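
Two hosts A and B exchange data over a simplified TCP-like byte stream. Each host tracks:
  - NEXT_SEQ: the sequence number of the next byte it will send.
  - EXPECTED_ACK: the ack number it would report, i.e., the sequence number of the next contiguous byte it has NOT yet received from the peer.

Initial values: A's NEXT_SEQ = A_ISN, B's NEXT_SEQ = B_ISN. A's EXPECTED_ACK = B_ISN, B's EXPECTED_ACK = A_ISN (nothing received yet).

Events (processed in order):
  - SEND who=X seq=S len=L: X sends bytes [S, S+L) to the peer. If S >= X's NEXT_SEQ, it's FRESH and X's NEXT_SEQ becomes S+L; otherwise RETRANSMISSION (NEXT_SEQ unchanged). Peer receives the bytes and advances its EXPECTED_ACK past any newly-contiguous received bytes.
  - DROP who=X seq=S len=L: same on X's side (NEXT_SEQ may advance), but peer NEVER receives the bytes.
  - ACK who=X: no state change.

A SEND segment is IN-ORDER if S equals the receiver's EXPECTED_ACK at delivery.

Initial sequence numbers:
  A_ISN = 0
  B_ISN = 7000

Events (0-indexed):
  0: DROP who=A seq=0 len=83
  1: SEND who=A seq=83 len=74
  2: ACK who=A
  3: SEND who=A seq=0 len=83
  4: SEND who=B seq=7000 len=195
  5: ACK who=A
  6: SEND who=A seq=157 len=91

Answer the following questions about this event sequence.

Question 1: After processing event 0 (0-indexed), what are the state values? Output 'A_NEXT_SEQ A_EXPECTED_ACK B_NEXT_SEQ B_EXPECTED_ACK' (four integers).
After event 0: A_seq=83 A_ack=7000 B_seq=7000 B_ack=0

83 7000 7000 0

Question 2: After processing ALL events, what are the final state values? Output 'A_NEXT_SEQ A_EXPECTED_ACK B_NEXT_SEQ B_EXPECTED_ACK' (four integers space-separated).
Answer: 248 7195 7195 248

Derivation:
After event 0: A_seq=83 A_ack=7000 B_seq=7000 B_ack=0
After event 1: A_seq=157 A_ack=7000 B_seq=7000 B_ack=0
After event 2: A_seq=157 A_ack=7000 B_seq=7000 B_ack=0
After event 3: A_seq=157 A_ack=7000 B_seq=7000 B_ack=157
After event 4: A_seq=157 A_ack=7195 B_seq=7195 B_ack=157
After event 5: A_seq=157 A_ack=7195 B_seq=7195 B_ack=157
After event 6: A_seq=248 A_ack=7195 B_seq=7195 B_ack=248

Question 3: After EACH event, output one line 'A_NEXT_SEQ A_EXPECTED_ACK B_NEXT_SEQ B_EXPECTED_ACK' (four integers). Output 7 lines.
83 7000 7000 0
157 7000 7000 0
157 7000 7000 0
157 7000 7000 157
157 7195 7195 157
157 7195 7195 157
248 7195 7195 248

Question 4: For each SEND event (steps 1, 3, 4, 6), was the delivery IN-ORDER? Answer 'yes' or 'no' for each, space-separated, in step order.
Answer: no yes yes yes

Derivation:
Step 1: SEND seq=83 -> out-of-order
Step 3: SEND seq=0 -> in-order
Step 4: SEND seq=7000 -> in-order
Step 6: SEND seq=157 -> in-order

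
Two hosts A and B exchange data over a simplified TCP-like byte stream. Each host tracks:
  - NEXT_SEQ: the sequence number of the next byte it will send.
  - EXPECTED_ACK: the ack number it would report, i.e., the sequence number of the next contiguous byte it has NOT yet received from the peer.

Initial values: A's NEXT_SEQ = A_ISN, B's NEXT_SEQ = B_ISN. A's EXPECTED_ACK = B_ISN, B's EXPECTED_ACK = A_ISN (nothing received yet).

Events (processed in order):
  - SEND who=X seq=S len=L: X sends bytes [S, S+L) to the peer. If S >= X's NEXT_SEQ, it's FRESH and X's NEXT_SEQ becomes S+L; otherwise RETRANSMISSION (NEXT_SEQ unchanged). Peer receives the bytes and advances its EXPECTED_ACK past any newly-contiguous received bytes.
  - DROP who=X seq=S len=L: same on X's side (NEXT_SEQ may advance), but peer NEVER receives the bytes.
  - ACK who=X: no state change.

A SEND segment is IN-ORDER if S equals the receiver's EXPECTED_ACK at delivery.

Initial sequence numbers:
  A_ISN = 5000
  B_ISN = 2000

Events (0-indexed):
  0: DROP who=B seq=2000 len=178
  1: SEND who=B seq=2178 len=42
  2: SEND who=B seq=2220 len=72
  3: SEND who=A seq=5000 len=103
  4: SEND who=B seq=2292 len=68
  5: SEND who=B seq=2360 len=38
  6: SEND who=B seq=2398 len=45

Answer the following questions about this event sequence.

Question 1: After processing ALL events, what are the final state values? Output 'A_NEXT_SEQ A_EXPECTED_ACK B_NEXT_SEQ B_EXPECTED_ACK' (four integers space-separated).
Answer: 5103 2000 2443 5103

Derivation:
After event 0: A_seq=5000 A_ack=2000 B_seq=2178 B_ack=5000
After event 1: A_seq=5000 A_ack=2000 B_seq=2220 B_ack=5000
After event 2: A_seq=5000 A_ack=2000 B_seq=2292 B_ack=5000
After event 3: A_seq=5103 A_ack=2000 B_seq=2292 B_ack=5103
After event 4: A_seq=5103 A_ack=2000 B_seq=2360 B_ack=5103
After event 5: A_seq=5103 A_ack=2000 B_seq=2398 B_ack=5103
After event 6: A_seq=5103 A_ack=2000 B_seq=2443 B_ack=5103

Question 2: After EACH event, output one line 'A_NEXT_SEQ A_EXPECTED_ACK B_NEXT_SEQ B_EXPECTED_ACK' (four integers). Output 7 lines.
5000 2000 2178 5000
5000 2000 2220 5000
5000 2000 2292 5000
5103 2000 2292 5103
5103 2000 2360 5103
5103 2000 2398 5103
5103 2000 2443 5103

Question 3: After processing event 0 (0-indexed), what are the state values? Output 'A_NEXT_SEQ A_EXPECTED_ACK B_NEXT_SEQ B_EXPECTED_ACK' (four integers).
After event 0: A_seq=5000 A_ack=2000 B_seq=2178 B_ack=5000

5000 2000 2178 5000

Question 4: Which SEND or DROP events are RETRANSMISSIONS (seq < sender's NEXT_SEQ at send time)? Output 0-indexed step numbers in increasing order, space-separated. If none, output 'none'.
Step 0: DROP seq=2000 -> fresh
Step 1: SEND seq=2178 -> fresh
Step 2: SEND seq=2220 -> fresh
Step 3: SEND seq=5000 -> fresh
Step 4: SEND seq=2292 -> fresh
Step 5: SEND seq=2360 -> fresh
Step 6: SEND seq=2398 -> fresh

Answer: none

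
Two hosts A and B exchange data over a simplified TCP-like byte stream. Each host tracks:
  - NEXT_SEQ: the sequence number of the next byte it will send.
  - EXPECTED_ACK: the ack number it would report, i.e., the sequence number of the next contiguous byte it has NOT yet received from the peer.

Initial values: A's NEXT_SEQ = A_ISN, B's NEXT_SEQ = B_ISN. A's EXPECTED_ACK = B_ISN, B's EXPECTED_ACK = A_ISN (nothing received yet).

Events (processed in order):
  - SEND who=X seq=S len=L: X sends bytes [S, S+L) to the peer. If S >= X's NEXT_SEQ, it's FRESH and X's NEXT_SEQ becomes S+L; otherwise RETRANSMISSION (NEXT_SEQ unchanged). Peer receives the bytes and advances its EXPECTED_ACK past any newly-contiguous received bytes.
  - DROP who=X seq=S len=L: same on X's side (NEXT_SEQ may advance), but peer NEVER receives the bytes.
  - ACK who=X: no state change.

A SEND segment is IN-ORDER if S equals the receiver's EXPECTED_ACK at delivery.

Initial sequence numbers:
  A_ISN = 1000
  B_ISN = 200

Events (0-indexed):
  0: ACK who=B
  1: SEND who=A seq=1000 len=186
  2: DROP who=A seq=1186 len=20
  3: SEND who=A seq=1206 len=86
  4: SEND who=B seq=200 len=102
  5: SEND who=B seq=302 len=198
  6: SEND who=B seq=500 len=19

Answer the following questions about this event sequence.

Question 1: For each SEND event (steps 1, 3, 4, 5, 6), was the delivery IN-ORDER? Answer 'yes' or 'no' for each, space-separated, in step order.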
^^^^^^^^^^^^^^^^
_WHAT IS NEEDED:_
Up to and including the line that contains "5: ACK who=A", restate word for word every line of the entries, starting from the first.

_FINISHED EXERCISE:_
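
Two hosts A and B exchange data over a simplified TCP-like byte stream. Each host tracks:
  - NEXT_SEQ: the sequence number of the next byte it will send.
  - EXPECTED_ACK: the ack number it would report, i.e., the sequence number of the next contiguous byte it has NOT yet received from the peer.

Initial values: A's NEXT_SEQ = A_ISN, B's NEXT_SEQ = B_ISN. A's EXPECTED_ACK = B_ISN, B's EXPECTED_ACK = A_ISN (nothing received yet).

Events (processed in order):
  - SEND who=X seq=S len=L: X sends bytes [S, S+L) to the peer. If S >= X's NEXT_SEQ, it's FRESH and X's NEXT_SEQ becomes S+L; otherwise RETRANSMISSION (NEXT_SEQ unchanged). Peer receives the bytes and advances its EXPECTED_ACK past any newly-contiguous received bytes.
  - DROP who=X seq=S len=L: same on X's side (NEXT_SEQ may advance), but peer NEVER receives the bytes.
  - ACK who=X: no state change.

A SEND segment is IN-ORDER if S equals the receiver's EXPECTED_ACK at delivery.

Initial sequence numbers:
  A_ISN = 0
  B_ISN = 7000

Events (0-indexed):
  0: DROP who=A seq=0 len=83
  1: SEND who=A seq=83 len=74
  2: ACK who=A
  3: SEND who=A seq=0 len=83
  4: SEND who=B seq=7000 len=195
  5: ACK who=A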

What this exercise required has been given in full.